__What you should do__
Return every entry in full, with no alterations.
(Beginning of Data for this task)
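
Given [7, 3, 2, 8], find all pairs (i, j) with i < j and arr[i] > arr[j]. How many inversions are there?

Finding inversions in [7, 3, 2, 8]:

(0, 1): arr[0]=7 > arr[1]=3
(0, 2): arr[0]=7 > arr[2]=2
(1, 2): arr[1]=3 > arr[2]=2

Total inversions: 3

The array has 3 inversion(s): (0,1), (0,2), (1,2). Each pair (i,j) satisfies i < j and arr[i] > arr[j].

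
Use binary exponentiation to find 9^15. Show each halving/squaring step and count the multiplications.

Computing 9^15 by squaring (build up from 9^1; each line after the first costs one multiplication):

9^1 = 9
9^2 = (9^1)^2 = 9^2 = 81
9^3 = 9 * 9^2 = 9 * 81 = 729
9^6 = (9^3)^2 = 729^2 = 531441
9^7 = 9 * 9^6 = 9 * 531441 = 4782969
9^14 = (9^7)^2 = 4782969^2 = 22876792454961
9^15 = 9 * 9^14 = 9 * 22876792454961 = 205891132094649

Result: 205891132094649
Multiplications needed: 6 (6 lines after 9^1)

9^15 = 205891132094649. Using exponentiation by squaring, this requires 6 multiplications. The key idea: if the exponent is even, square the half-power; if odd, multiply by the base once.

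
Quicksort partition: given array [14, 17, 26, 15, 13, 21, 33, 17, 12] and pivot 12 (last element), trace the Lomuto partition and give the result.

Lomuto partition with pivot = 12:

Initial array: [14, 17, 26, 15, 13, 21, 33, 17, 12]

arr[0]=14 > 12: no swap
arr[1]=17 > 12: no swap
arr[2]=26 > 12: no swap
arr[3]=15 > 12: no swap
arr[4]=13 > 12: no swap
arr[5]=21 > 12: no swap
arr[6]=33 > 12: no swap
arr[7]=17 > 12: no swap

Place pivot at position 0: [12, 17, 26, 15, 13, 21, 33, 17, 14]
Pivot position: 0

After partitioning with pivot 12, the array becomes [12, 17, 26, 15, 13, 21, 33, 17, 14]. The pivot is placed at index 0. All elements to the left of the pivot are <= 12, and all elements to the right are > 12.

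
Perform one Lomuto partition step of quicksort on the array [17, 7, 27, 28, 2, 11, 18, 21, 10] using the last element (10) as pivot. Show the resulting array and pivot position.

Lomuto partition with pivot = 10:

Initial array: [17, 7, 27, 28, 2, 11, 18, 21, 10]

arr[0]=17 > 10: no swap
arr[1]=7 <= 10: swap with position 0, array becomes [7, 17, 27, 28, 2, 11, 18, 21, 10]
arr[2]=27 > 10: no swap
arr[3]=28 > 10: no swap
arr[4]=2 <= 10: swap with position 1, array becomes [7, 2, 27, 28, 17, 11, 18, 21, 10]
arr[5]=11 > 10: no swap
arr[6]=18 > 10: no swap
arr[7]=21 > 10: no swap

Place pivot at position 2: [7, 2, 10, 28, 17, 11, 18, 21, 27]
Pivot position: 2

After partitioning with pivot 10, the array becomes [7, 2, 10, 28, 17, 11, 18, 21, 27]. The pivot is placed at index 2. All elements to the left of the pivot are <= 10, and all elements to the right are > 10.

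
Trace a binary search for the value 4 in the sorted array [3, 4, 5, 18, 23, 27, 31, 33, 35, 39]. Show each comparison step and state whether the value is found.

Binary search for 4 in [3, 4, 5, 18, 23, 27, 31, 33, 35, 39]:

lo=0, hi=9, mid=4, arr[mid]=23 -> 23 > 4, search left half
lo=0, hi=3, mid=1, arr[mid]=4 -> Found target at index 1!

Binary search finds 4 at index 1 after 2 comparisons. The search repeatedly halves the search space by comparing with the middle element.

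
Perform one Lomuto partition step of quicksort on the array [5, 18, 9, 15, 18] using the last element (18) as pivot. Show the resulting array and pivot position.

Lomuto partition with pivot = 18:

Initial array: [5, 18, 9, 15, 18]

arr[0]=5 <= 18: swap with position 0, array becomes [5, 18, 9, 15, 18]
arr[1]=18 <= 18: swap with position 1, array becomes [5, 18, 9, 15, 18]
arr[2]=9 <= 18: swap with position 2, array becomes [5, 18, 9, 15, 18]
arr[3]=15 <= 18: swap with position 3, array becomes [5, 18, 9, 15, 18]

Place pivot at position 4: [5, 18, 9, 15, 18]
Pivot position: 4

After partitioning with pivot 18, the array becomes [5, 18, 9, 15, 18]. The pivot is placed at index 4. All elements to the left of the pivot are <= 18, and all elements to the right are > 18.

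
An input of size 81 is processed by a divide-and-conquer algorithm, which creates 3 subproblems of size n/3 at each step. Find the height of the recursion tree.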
(End of Data for this task)
__Reply__
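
Given [7, 3, 2, 8], find all pairs (i, j) with i < j and arr[i] > arr[j]. How many inversions are there?

Finding inversions in [7, 3, 2, 8]:

(0, 1): arr[0]=7 > arr[1]=3
(0, 2): arr[0]=7 > arr[2]=2
(1, 2): arr[1]=3 > arr[2]=2

Total inversions: 3

The array has 3 inversion(s): (0,1), (0,2), (1,2). Each pair (i,j) satisfies i < j and arr[i] > arr[j].

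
Use binary exponentiation to find 9^15. Show each halving/squaring step and count the multiplications.

Computing 9^15 by squaring (build up from 9^1; each line after the first costs one multiplication):

9^1 = 9
9^2 = (9^1)^2 = 9^2 = 81
9^3 = 9 * 9^2 = 9 * 81 = 729
9^6 = (9^3)^2 = 729^2 = 531441
9^7 = 9 * 9^6 = 9 * 531441 = 4782969
9^14 = (9^7)^2 = 4782969^2 = 22876792454961
9^15 = 9 * 9^14 = 9 * 22876792454961 = 205891132094649

Result: 205891132094649
Multiplications needed: 6 (6 lines after 9^1)

9^15 = 205891132094649. Using exponentiation by squaring, this requires 6 multiplications. The key idea: if the exponent is even, square the half-power; if odd, multiply by the base once.

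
Quicksort partition: given array [14, 17, 26, 15, 13, 21, 33, 17, 12] and pivot 12 (last element), trace the Lomuto partition and give the result.

Lomuto partition with pivot = 12:

Initial array: [14, 17, 26, 15, 13, 21, 33, 17, 12]

arr[0]=14 > 12: no swap
arr[1]=17 > 12: no swap
arr[2]=26 > 12: no swap
arr[3]=15 > 12: no swap
arr[4]=13 > 12: no swap
arr[5]=21 > 12: no swap
arr[6]=33 > 12: no swap
arr[7]=17 > 12: no swap

Place pivot at position 0: [12, 17, 26, 15, 13, 21, 33, 17, 14]
Pivot position: 0

After partitioning with pivot 12, the array becomes [12, 17, 26, 15, 13, 21, 33, 17, 14]. The pivot is placed at index 0. All elements to the left of the pivot are <= 12, and all elements to the right are > 12.

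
Perform one Lomuto partition step of quicksort on the array [17, 7, 27, 28, 2, 11, 18, 21, 10] using the last element (10) as pivot. Show the resulting array and pivot position.

Lomuto partition with pivot = 10:

Initial array: [17, 7, 27, 28, 2, 11, 18, 21, 10]

arr[0]=17 > 10: no swap
arr[1]=7 <= 10: swap with position 0, array becomes [7, 17, 27, 28, 2, 11, 18, 21, 10]
arr[2]=27 > 10: no swap
arr[3]=28 > 10: no swap
arr[4]=2 <= 10: swap with position 1, array becomes [7, 2, 27, 28, 17, 11, 18, 21, 10]
arr[5]=11 > 10: no swap
arr[6]=18 > 10: no swap
arr[7]=21 > 10: no swap

Place pivot at position 2: [7, 2, 10, 28, 17, 11, 18, 21, 27]
Pivot position: 2

After partitioning with pivot 10, the array becomes [7, 2, 10, 28, 17, 11, 18, 21, 27]. The pivot is placed at index 2. All elements to the left of the pivot are <= 10, and all elements to the right are > 10.

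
Trace a binary search for the value 4 in the sorted array [3, 4, 5, 18, 23, 27, 31, 33, 35, 39]. Show each comparison step and state whether the value is found.

Binary search for 4 in [3, 4, 5, 18, 23, 27, 31, 33, 35, 39]:

lo=0, hi=9, mid=4, arr[mid]=23 -> 23 > 4, search left half
lo=0, hi=3, mid=1, arr[mid]=4 -> Found target at index 1!

Binary search finds 4 at index 1 after 2 comparisons. The search repeatedly halves the search space by comparing with the middle element.

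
Perform one Lomuto partition step of quicksort on the array [5, 18, 9, 15, 18] using the last element (18) as pivot. Show the resulting array and pivot position.

Lomuto partition with pivot = 18:

Initial array: [5, 18, 9, 15, 18]

arr[0]=5 <= 18: swap with position 0, array becomes [5, 18, 9, 15, 18]
arr[1]=18 <= 18: swap with position 1, array becomes [5, 18, 9, 15, 18]
arr[2]=9 <= 18: swap with position 2, array becomes [5, 18, 9, 15, 18]
arr[3]=15 <= 18: swap with position 3, array becomes [5, 18, 9, 15, 18]

Place pivot at position 4: [5, 18, 9, 15, 18]
Pivot position: 4

After partitioning with pivot 18, the array becomes [5, 18, 9, 15, 18]. The pivot is placed at index 4. All elements to the left of the pivot are <= 18, and all elements to the right are > 18.

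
An input of size 81 is processed by a divide-and-conquer algorithm, which creates 3 subproblems of size n/3 at each step. Find the height of the recursion tree.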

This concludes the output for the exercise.